> _What is needed_
Could you repeat the records below exactly as written?

───── Material to process ─────

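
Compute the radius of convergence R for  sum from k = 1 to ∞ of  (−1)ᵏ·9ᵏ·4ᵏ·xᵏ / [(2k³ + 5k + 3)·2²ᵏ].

Ratio test: |a_{k+1}/a_k| = [(2k³ + 5k + 3)/(2(k+1)³ + 5(k+1) + 3)] · 9·4/4 → 9 as k → ∞.
Thus R = 1/(9) = 1/9.

R = 1/9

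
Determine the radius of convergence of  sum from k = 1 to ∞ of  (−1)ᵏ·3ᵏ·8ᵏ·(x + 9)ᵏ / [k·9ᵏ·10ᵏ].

The ratio of consecutive coefficients is [k/(k+1)] · 3·8/(9·10) → 4/15.
The series converges when 4/15 · |x + 9| < 1, giving R = 15/4.

R = 15/4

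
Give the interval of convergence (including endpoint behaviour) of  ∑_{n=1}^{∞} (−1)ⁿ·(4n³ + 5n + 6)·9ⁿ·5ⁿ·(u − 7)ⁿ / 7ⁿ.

(308/45, 322/45)

By the ratio test, |a_{n+1}/a_n| = [(4(n+1)³ + 5(n+1) + 6)/(4n³ + 5n + 6)] · 9·5/7 → 45/7.
The series converges when 45/7 · |u − 7| < 1, giving R = 7/45.
Check u = 322/45: the terms do not tend to 0, so the series diverges.
Endpoint u = 308/45: the terms have absolute value of order n³, which does not tend to 0, so the series diverges by the divergence test.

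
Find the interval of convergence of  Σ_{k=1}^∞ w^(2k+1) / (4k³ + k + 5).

[-1, 1]

Ratio test: |a_{k+1}/a_k| = (4k³ + k + 5)/(4(k+1)³ + (k+1) + 5) → 1 as k → ∞.
Successive powers of w differ by 2, so the series converges when |w|² · 1 < 1, i.e. |w| < √(1) = 1. So R = 1.
When w = 1, the series is dominated by a constant times Σ 1/k³, which converges (p = 3 > 1).
At w = -1: the terms are on the order of 1/k³, so the series converges absolutely by comparison with the p-series (p = 3 > 1).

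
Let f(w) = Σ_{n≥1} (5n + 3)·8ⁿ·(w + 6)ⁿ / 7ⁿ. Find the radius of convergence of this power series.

The ratio of consecutive coefficients is [(5(n+1) + 3)/(5n + 3)] · 8/7 → 8/7.
Thus R = 1/(8/7) = 7/8.

R = 7/8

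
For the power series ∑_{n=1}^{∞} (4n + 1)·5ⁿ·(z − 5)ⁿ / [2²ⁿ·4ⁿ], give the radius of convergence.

Apply the ratio test: |a_{n+1}| / |a_n| = [(4(n+1) + 1)/(4n + 1)] · 5/(4·4), which tends to 5/16 as n → ∞.
Thus R = 1/(5/16) = 16/5.

R = 16/5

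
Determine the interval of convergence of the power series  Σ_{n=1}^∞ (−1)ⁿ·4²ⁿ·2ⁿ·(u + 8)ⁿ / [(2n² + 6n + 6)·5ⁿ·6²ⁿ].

[-109/8, -19/8]

Ratio test: |a_{n+1}/a_n| = [(2n² + 6n + 6)/(2(n+1)² + 6(n+1) + 6)] · 16·2/(5·36) → 8/45 as n → ∞.
Convergence for |u + 8| · 8/45 < 1, i.e. |u + 8| < 45/8. So R = 45/8.
Endpoint u = -19/8: the series is dominated by a constant times Σ 1/n², which converges (p = 2 > 1).
At u = -109/8: the terms are on the order of 1/n², so the series converges absolutely by comparison with the p-series (p = 2 > 1).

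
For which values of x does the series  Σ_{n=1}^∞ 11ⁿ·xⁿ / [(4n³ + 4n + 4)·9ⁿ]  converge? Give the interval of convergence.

By the ratio test, |a_{n+1}/a_n| = [(4n³ + 4n + 4)/(4(n+1)³ + 4(n+1) + 4)] · 11/9 → 11/9.
Hence the series converges for |x| < 1/(11/9) = 9/11, so the radius of convergence is 9/11.
When x = 9/11, the terms are on the order of 1/n³, so the series converges absolutely by comparison with the p-series (p = 3 > 1).
When x = -9/11, the terms are on the order of 1/n³, so the series converges absolutely by comparison with the p-series (p = 3 > 1).

[-9/11, 9/11]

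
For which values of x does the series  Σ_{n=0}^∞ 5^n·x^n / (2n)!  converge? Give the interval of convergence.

Ratio test: |a_{n+1}/a_n| = 5 · 1/[(2n+1)·(2n+2)] → 0 as n → ∞.
The ratio tends to 0 regardless of x, hence R = ∞.

(−∞, ∞)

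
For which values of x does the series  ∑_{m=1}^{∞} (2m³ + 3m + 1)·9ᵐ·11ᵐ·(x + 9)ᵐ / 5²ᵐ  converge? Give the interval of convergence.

(-916/99, -866/99)

The ratio of consecutive coefficients is [(2(m+1)³ + 3(m+1) + 1)/(2m³ + 3m + 1)] · 9·11/25 → 99/25.
Thus R = 1/(99/25) = 25/99.
Check x = -866/99: the terms do not tend to 0, so the series diverges.
Endpoint x = -916/99: the terms do not tend to 0, so the series diverges.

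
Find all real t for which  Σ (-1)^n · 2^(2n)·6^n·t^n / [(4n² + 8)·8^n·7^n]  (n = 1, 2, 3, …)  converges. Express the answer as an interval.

Ratio test: |a_{n+1}/a_n| = [(4n² + 8)/(4(n+1)² + 8)] · 4·6/(8·7) → 3/7 as n → ∞.
The series converges when 3/7 · |t| < 1, giving R = 7/3.
At t = 7/3: the terms are on the order of 1/n², so the series converges absolutely by comparison with the p-series (p = 2 > 1).
Endpoint t = -7/3: the terms are on the order of 1/n², so the series converges absolutely by comparison with the p-series (p = 2 > 1).

[-7/3, 7/3]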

─────

> _Task solution_
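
Compute the radius of convergence R for  sum from k = 1 to ∞ of  (−1)ᵏ·9ᵏ·4ᵏ·xᵏ / [(2k³ + 5k + 3)·2²ᵏ].

Ratio test: |a_{k+1}/a_k| = [(2k³ + 5k + 3)/(2(k+1)³ + 5(k+1) + 3)] · 9·4/4 → 9 as k → ∞.
Thus R = 1/(9) = 1/9.

R = 1/9

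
Determine the radius of convergence of  sum from k = 1 to ∞ of  (−1)ᵏ·3ᵏ·8ᵏ·(x + 9)ᵏ / [k·9ᵏ·10ᵏ].

The ratio of consecutive coefficients is [k/(k+1)] · 3·8/(9·10) → 4/15.
The series converges when 4/15 · |x + 9| < 1, giving R = 15/4.

R = 15/4

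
Give the interval of convergence (including endpoint behaviour) of  ∑_{n=1}^{∞} (−1)ⁿ·(4n³ + 5n + 6)·9ⁿ·5ⁿ·(u − 7)ⁿ / 7ⁿ.

(308/45, 322/45)

By the ratio test, |a_{n+1}/a_n| = [(4(n+1)³ + 5(n+1) + 6)/(4n³ + 5n + 6)] · 9·5/7 → 45/7.
The series converges when 45/7 · |u − 7| < 1, giving R = 7/45.
Check u = 322/45: the terms do not tend to 0, so the series diverges.
Endpoint u = 308/45: the terms have absolute value of order n³, which does not tend to 0, so the series diverges by the divergence test.

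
Find the interval of convergence of  Σ_{k=1}^∞ w^(2k+1) / (4k³ + k + 5).

[-1, 1]

Ratio test: |a_{k+1}/a_k| = (4k³ + k + 5)/(4(k+1)³ + (k+1) + 5) → 1 as k → ∞.
Successive powers of w differ by 2, so the series converges when |w|² · 1 < 1, i.e. |w| < √(1) = 1. So R = 1.
When w = 1, the series is dominated by a constant times Σ 1/k³, which converges (p = 3 > 1).
At w = -1: the terms are on the order of 1/k³, so the series converges absolutely by comparison with the p-series (p = 3 > 1).

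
Let f(w) = Σ_{n≥1} (5n + 3)·8ⁿ·(w + 6)ⁿ / 7ⁿ. Find the radius of convergence of this power series.

The ratio of consecutive coefficients is [(5(n+1) + 3)/(5n + 3)] · 8/7 → 8/7.
Thus R = 1/(8/7) = 7/8.

R = 7/8

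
For the power series ∑_{n=1}^{∞} (4n + 1)·5ⁿ·(z − 5)ⁿ / [2²ⁿ·4ⁿ], give the radius of convergence.

Apply the ratio test: |a_{n+1}| / |a_n| = [(4(n+1) + 1)/(4n + 1)] · 5/(4·4), which tends to 5/16 as n → ∞.
Thus R = 1/(5/16) = 16/5.

R = 16/5

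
Determine the interval of convergence of the power series  Σ_{n=1}^∞ (−1)ⁿ·4²ⁿ·2ⁿ·(u + 8)ⁿ / [(2n² + 6n + 6)·5ⁿ·6²ⁿ].

[-109/8, -19/8]

Ratio test: |a_{n+1}/a_n| = [(2n² + 6n + 6)/(2(n+1)² + 6(n+1) + 6)] · 16·2/(5·36) → 8/45 as n → ∞.
Convergence for |u + 8| · 8/45 < 1, i.e. |u + 8| < 45/8. So R = 45/8.
Endpoint u = -19/8: the series is dominated by a constant times Σ 1/n², which converges (p = 2 > 1).
At u = -109/8: the terms are on the order of 1/n², so the series converges absolutely by comparison with the p-series (p = 2 > 1).

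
For which values of x does the series  Σ_{n=1}^∞ 11ⁿ·xⁿ / [(4n³ + 4n + 4)·9ⁿ]  converge? Give the interval of convergence.

By the ratio test, |a_{n+1}/a_n| = [(4n³ + 4n + 4)/(4(n+1)³ + 4(n+1) + 4)] · 11/9 → 11/9.
Hence the series converges for |x| < 1/(11/9) = 9/11, so the radius of convergence is 9/11.
When x = 9/11, the terms are on the order of 1/n³, so the series converges absolutely by comparison with the p-series (p = 3 > 1).
When x = -9/11, the terms are on the order of 1/n³, so the series converges absolutely by comparison with the p-series (p = 3 > 1).

[-9/11, 9/11]

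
For which values of x does the series  Σ_{n=0}^∞ 5^n·x^n / (2n)!  converge? Give the interval of convergence.

Ratio test: |a_{n+1}/a_n| = 5 · 1/[(2n+1)·(2n+2)] → 0 as n → ∞.
The ratio tends to 0 regardless of x, hence R = ∞.

(−∞, ∞)

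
For which values of x does the series  ∑_{m=1}^{∞} (2m³ + 3m + 1)·9ᵐ·11ᵐ·(x + 9)ᵐ / 5²ᵐ  converge? Give the interval of convergence.

(-916/99, -866/99)

The ratio of consecutive coefficients is [(2(m+1)³ + 3(m+1) + 1)/(2m³ + 3m + 1)] · 9·11/25 → 99/25.
Thus R = 1/(99/25) = 25/99.
Check x = -866/99: the terms do not tend to 0, so the series diverges.
Endpoint x = -916/99: the terms do not tend to 0, so the series diverges.

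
Find all real t for which  Σ (-1)^n · 2^(2n)·6^n·t^n / [(4n² + 8)·8^n·7^n]  (n = 1, 2, 3, …)  converges. Express the answer as an interval.

Ratio test: |a_{n+1}/a_n| = [(4n² + 8)/(4(n+1)² + 8)] · 4·6/(8·7) → 3/7 as n → ∞.
The series converges when 3/7 · |t| < 1, giving R = 7/3.
At t = 7/3: the terms are on the order of 1/n², so the series converges absolutely by comparison with the p-series (p = 2 > 1).
Endpoint t = -7/3: the terms are on the order of 1/n², so the series converges absolutely by comparison with the p-series (p = 2 > 1).

[-7/3, 7/3]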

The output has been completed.